* **TASK ITEM**: Would you copy every line of the listing below that includes the word "Game"?

* **RECORDS SHOWN**:
◇ ◇ ◇ ◇

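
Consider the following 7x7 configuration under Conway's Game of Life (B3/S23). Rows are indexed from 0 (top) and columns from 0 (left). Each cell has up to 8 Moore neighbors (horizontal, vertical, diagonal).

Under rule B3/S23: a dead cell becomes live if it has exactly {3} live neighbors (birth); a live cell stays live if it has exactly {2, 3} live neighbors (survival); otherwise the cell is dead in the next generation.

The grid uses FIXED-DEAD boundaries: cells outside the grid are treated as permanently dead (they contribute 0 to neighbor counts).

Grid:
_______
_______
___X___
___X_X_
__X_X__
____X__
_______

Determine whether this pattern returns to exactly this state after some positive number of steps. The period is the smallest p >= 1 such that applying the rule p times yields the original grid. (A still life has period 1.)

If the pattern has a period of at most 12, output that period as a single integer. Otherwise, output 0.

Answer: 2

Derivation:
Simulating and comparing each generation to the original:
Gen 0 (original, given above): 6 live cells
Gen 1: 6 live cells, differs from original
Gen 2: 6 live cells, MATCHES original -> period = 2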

◇ ◇ ◇ ◇

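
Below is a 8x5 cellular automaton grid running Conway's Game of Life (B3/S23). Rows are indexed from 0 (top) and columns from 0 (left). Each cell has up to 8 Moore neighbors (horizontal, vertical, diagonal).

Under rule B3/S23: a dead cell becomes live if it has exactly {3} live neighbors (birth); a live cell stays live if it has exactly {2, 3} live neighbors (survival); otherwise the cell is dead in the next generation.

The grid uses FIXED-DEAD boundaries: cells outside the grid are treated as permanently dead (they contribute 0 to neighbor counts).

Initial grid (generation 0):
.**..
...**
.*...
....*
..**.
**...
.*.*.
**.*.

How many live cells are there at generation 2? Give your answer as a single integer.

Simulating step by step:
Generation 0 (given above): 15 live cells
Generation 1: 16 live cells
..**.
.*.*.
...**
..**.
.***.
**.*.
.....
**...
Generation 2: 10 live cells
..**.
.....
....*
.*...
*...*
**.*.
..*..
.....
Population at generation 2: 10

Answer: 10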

◇ ◇ ◇ ◇

* **EXERCISE SOLUTION**:
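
Consider the following 7x7 configuration under Conway's Game of Life (B3/S23). Rows are indexed from 0 (top) and columns from 0 (left). Each cell has up to 8 Moore neighbors (horizontal, vertical, diagonal).
Below is a 8x5 cellular automaton grid running Conway's Game of Life (B3/S23). Rows are indexed from 0 (top) and columns from 0 (left). Each cell has up to 8 Moore neighbors (horizontal, vertical, diagonal).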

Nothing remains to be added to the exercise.